- _Brief_
Extract all lines from the data beneath that include the word "picks".

- _Records for this exercise_
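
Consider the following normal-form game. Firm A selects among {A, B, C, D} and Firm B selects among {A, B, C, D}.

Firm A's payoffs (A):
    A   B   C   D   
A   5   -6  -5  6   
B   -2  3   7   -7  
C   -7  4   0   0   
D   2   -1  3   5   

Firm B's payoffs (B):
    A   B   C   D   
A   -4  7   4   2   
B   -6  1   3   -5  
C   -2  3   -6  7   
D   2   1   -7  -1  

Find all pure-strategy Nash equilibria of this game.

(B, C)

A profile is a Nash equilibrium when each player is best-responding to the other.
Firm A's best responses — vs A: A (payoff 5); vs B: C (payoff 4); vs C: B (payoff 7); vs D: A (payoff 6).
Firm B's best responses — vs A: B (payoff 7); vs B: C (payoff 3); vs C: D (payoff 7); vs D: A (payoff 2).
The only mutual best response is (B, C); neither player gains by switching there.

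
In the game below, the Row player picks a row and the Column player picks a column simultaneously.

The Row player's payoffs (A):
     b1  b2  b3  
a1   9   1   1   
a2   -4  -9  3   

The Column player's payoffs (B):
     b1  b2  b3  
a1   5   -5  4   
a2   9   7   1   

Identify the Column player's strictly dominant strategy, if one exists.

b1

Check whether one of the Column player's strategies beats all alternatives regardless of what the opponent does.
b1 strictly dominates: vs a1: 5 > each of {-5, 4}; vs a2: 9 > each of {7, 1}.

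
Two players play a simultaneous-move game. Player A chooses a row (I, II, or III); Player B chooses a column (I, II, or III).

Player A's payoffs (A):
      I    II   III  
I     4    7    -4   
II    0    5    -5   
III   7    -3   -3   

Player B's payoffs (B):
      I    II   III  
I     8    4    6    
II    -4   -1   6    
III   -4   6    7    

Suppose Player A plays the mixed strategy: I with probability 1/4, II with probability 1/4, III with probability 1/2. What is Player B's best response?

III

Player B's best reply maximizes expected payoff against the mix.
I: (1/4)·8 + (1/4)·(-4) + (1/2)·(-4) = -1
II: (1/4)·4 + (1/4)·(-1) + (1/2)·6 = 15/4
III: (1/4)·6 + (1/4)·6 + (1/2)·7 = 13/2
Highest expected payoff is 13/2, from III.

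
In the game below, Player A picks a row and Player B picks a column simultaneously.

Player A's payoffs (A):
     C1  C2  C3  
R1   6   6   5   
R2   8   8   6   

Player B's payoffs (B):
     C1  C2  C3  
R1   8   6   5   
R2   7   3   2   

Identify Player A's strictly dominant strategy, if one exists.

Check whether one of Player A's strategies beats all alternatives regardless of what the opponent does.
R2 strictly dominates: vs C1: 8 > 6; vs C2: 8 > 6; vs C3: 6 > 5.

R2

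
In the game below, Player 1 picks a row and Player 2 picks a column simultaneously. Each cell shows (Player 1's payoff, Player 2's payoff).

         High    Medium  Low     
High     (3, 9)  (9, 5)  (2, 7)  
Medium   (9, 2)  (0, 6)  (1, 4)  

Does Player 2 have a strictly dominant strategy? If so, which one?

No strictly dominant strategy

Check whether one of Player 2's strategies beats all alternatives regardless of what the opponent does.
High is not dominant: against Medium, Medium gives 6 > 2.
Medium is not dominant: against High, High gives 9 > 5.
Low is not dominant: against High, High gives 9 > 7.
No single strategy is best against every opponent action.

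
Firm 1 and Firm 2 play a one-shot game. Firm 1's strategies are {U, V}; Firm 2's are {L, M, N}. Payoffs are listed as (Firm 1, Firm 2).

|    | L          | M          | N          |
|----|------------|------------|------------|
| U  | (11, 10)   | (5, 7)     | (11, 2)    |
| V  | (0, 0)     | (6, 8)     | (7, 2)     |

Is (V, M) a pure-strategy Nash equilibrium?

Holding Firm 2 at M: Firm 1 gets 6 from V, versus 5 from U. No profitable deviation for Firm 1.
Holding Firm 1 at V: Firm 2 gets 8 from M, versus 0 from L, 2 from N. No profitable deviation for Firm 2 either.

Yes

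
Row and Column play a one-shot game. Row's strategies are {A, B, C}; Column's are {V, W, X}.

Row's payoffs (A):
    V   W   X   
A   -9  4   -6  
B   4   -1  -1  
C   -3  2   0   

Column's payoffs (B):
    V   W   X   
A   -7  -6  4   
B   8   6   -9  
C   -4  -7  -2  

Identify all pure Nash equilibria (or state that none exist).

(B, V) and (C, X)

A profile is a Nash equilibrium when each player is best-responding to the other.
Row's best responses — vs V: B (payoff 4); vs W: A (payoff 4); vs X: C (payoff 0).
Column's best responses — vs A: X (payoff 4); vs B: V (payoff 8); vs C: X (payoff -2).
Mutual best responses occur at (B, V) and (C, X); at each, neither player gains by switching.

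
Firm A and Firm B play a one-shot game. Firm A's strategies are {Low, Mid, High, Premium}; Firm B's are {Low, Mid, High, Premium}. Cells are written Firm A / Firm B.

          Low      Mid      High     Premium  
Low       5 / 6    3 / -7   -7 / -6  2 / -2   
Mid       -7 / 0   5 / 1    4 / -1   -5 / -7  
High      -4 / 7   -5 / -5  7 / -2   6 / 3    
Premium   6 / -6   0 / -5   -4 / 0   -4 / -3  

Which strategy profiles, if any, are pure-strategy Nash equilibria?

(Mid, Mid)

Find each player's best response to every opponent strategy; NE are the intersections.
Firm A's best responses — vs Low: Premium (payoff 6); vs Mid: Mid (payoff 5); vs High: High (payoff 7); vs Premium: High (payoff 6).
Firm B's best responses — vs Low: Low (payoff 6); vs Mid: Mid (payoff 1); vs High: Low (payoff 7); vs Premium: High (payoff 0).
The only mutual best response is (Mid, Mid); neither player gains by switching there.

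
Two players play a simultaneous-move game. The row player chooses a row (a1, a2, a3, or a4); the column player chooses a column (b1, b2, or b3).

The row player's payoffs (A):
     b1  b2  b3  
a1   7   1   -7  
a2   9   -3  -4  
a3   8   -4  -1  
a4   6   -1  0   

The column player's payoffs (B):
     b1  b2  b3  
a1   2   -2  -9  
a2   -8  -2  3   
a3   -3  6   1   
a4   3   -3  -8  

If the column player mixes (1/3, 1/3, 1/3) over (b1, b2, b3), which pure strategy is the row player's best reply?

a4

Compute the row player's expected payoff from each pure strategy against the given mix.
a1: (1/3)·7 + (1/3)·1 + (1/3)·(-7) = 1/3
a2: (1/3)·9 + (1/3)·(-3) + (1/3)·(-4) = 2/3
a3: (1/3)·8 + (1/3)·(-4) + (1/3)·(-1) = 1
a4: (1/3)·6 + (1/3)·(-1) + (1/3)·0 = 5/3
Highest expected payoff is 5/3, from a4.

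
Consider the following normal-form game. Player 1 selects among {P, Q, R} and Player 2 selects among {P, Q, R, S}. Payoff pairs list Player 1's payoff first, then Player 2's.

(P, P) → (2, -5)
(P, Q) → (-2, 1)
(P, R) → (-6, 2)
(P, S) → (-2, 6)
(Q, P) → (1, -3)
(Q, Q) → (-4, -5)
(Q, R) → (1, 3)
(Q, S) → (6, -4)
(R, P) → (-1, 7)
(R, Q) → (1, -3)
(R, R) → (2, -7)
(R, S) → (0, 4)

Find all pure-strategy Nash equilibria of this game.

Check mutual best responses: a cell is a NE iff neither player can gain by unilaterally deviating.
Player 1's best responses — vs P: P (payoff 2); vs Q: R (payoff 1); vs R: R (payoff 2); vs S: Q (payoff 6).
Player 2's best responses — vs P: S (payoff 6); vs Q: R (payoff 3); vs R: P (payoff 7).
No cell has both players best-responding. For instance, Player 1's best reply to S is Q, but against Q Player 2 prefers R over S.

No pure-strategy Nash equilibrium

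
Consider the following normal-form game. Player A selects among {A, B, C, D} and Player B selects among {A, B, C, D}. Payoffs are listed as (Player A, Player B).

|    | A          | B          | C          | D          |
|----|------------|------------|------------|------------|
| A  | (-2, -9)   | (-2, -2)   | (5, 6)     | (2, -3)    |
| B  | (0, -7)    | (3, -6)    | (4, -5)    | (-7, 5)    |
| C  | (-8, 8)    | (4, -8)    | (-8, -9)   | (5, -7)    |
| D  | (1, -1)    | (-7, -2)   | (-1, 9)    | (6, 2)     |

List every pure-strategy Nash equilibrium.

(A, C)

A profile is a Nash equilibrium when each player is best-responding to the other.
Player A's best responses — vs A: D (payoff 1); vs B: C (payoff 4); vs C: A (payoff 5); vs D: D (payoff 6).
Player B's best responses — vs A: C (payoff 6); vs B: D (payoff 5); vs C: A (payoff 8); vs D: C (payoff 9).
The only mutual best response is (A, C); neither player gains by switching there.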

- _Solution to this exercise_
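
In the game below, the Row player picks a row and the Column player picks a column simultaneously.
In the game below, Player A picks a row and Player B picks a column simultaneously.
In the game below, Player 1 picks a row and Player 2 picks a column simultaneously. Each cell shows (Player 1's payoff, Player 2's payoff).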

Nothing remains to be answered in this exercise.